> [About this exercise]
Search the records below for "Gauss"; copy each line that has it.

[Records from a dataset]
* * * * * * * * *

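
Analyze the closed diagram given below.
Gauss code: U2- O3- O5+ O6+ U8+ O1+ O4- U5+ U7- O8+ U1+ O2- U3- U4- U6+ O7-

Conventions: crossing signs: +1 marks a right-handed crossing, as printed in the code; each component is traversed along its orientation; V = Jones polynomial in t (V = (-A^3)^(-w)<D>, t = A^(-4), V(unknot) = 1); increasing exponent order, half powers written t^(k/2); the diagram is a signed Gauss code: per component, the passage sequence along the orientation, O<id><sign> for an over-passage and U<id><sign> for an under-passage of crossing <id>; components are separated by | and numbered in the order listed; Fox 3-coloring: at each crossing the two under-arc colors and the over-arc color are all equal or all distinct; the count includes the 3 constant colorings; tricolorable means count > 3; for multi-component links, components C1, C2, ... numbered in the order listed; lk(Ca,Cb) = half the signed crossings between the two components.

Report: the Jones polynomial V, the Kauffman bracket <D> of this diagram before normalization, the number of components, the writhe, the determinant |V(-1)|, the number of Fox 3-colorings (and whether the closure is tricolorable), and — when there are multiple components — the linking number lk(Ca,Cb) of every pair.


V(t) = -t^-3 + 2t^-2 - 2t^-1 + 3 - 2t + 2t^2 - t^3
bracket: -A^-12 + 2A^-8 - 2A^-4 + 3 - 2A^4 + 2A^8 - A^12, w = 0
1 component, writhe 0, over 8 crossings
det 13, colorings 3 of 3^8 — not tricolorable
observation: V is palindromic (span 6, det 13): t -> 1/t fixes it; necessary, not sufficient, for amphichirality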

* * * * * * * * *

> [Expected answer]
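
Gauss code: U2- O3- O5+ O6+ U8+ O1+ O4- U5+ U7- O8+ U1+ O2- U3- U4- U6+ O7-
Conventions: crossing signs: +1 marks a right-handed crossing, as printed in the code; each component is traversed along its orientation; V = Jones polynomial in t (V = (-A^3)^(-w)<D>, t = A^(-4), V(unknot) = 1); increasing exponent order, half powers written t^(k/2); the diagram is a signed Gauss code: per component, the passage sequence along the orientation, O<id><sign> for an over-passage and U<id><sign> for an under-passage of crossing <id>; components are separated by | and numbered in the order listed; Fox 3-coloring: at each crossing the two under-arc colors and the over-arc color are all equal or all distinct; the count includes the 3 constant colorings; tricolorable means count > 3; for multi-component links, components C1, C2, ... numbered in the order listed; lk(Ca,Cb) = half the signed crossings between the two components.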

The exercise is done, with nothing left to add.